→ **What you are asked to do**:
Even if a line seems odd, print it as it is, and include every record.

——

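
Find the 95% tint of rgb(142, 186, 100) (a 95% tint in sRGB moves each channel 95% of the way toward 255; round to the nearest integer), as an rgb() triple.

A 95% tint moves each channel 95% toward 255:
  R: 142 + 0.95×(255−142) = 142 + 107.35 = 249.35 → 249
  G: 186 + 0.95×(255−186) = 186 + 65.55 = 251.55 → 252
  B: 100 + 0.95×(255−100) = 100 + 147.25 = 247.25 → 247

rgb(249, 252, 247)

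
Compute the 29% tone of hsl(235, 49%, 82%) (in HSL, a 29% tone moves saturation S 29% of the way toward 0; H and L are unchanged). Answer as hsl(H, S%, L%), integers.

S moves 29% from 49 toward 0: 49 − 14.21 = 34.79 → 35.
H and L are unchanged.

hsl(235, 35%, 82%)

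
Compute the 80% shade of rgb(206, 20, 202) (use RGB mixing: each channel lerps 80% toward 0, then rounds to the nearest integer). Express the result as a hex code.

Per channel, c → c + 0.8(0 − c):
  R: 206 − 164.8 = 41.2 → 41
  G: 20 − 16 = 4 → 4
  B: 202 + 0.8×(0−202) = 202 − 161.6 = 40.4 → 40
rgb(41, 4, 40) = #290428.

#290428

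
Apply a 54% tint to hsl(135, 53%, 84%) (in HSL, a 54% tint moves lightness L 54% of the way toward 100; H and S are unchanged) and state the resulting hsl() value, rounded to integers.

L moves 54% from 84 toward 100: 84 + 8.64 = 92.64 → 93.
H and S are unchanged.

hsl(135, 53%, 93%)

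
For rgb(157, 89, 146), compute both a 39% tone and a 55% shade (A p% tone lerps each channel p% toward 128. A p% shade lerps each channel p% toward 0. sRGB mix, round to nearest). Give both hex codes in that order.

#92688b, #472842

39% tone:
  R: 157 − 11.31 = 145.69 → 146
  G: 89 + 15.21 = 104.21 → 104
  B: 146 − 7.02 = 138.98 → 139
  → #92688b
55% shade:
  R: 157 + 0.55×(0−157) = 157 − 86.35 = 70.65 → 71
  G: 89 − 48.95 = 40.05 → 40
  B: 146 − 80.3 = 65.7 → 66
  → #472842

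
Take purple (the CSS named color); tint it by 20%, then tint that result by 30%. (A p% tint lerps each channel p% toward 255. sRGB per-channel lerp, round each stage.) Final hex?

#b870b8

CSS purple is rgb(128, 0, 128).
A 20% tint moves each channel 20% toward 255:
  R: 128 + 25.4 = 153.4 → 153
  G: 0 + 51 = 51 → 51
  B: 128 + 0.2×(255−128) = 128 + 25.4 = 153.4 → 153
After the tint: rgb(153, 51, 153) = #993399.
Lerp each channel 30% toward 255:
  R: 153 + 0.3×(255−153) = 153 + 30.6 = 183.6 → 184
  G: 51 + 61.2 = 112.2 → 112
  B: 153 + 0.3×(255−153) = 153 + 30.6 = 183.6 → 184
rgb(184, 112, 184) = #b870b8.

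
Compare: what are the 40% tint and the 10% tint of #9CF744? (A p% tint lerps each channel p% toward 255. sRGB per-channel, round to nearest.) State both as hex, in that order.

#9CF744 is rgb(156, 247, 68).
40% tint:
  R: 156 + 39.6 = 195.6 → 196
  G: 247 + 3.2 = 250.2 → 250
  B: 68 + 74.8 = 142.8 → 143
  → #C4FA8F
10% tint:
  R: 156 + 0.1×(255−156) = 156 + 9.9 = 165.9 → 166
  G: 247 + 0.1×(255−247) = 247 + 0.8 = 247.8 → 248
  B: 68 + 18.7 = 86.7 → 87
  → #A6F857

#C4FA8F, #A6F857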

——

→ **Answer below**:
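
Find the 95% tint of rgb(142, 186, 100) (a 95% tint in sRGB moves each channel 95% of the way toward 255; round to the nearest integer), as an rgb() triple.

A 95% tint moves each channel 95% toward 255:
  R: 142 + 0.95×(255−142) = 142 + 107.35 = 249.35 → 249
  G: 186 + 0.95×(255−186) = 186 + 65.55 = 251.55 → 252
  B: 100 + 0.95×(255−100) = 100 + 147.25 = 247.25 → 247

rgb(249, 252, 247)

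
Compute the 29% tone of hsl(235, 49%, 82%) (in HSL, a 29% tone moves saturation S 29% of the way toward 0; H and L are unchanged). Answer as hsl(H, S%, L%), integers.

S moves 29% from 49 toward 0: 49 − 14.21 = 34.79 → 35.
H and L are unchanged.

hsl(235, 35%, 82%)

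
Compute the 80% shade of rgb(206, 20, 202) (use RGB mixing: each channel lerps 80% toward 0, then rounds to the nearest integer). Express the result as a hex code.

Per channel, c → c + 0.8(0 − c):
  R: 206 − 164.8 = 41.2 → 41
  G: 20 − 16 = 4 → 4
  B: 202 + 0.8×(0−202) = 202 − 161.6 = 40.4 → 40
rgb(41, 4, 40) = #290428.

#290428

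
Apply a 54% tint to hsl(135, 53%, 84%) (in HSL, a 54% tint moves lightness L 54% of the way toward 100; H and S are unchanged) and state the resulting hsl() value, rounded to integers.

L moves 54% from 84 toward 100: 84 + 8.64 = 92.64 → 93.
H and S are unchanged.

hsl(135, 53%, 93%)

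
For rgb(157, 89, 146), compute both a 39% tone and a 55% shade (A p% tone lerps each channel p% toward 128. A p% shade lerps each channel p% toward 0. sRGB mix, round to nearest). Give both hex codes in that order.

#92688b, #472842

39% tone:
  R: 157 − 11.31 = 145.69 → 146
  G: 89 + 15.21 = 104.21 → 104
  B: 146 − 7.02 = 138.98 → 139
  → #92688b
55% shade:
  R: 157 + 0.55×(0−157) = 157 − 86.35 = 70.65 → 71
  G: 89 − 48.95 = 40.05 → 40
  B: 146 − 80.3 = 65.7 → 66
  → #472842

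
Take purple (the CSS named color); tint it by 20%, then tint that result by 30%. (A p% tint lerps each channel p% toward 255. sRGB per-channel lerp, round each stage.) Final hex?

#b870b8

CSS purple is rgb(128, 0, 128).
A 20% tint moves each channel 20% toward 255:
  R: 128 + 25.4 = 153.4 → 153
  G: 0 + 51 = 51 → 51
  B: 128 + 0.2×(255−128) = 128 + 25.4 = 153.4 → 153
After the tint: rgb(153, 51, 153) = #993399.
Lerp each channel 30% toward 255:
  R: 153 + 0.3×(255−153) = 153 + 30.6 = 183.6 → 184
  G: 51 + 61.2 = 112.2 → 112
  B: 153 + 0.3×(255−153) = 153 + 30.6 = 183.6 → 184
rgb(184, 112, 184) = #b870b8.

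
Compare: what are the 40% tint and the 10% tint of #9CF744? (A p% tint lerps each channel p% toward 255. sRGB per-channel, round to nearest.) State both as hex, in that order.

#9CF744 is rgb(156, 247, 68).
40% tint:
  R: 156 + 39.6 = 195.6 → 196
  G: 247 + 3.2 = 250.2 → 250
  B: 68 + 74.8 = 142.8 → 143
  → #C4FA8F
10% tint:
  R: 156 + 0.1×(255−156) = 156 + 9.9 = 165.9 → 166
  G: 247 + 0.1×(255−247) = 247 + 0.8 = 247.8 → 248
  B: 68 + 18.7 = 86.7 → 87
  → #A6F857

#C4FA8F, #A6F857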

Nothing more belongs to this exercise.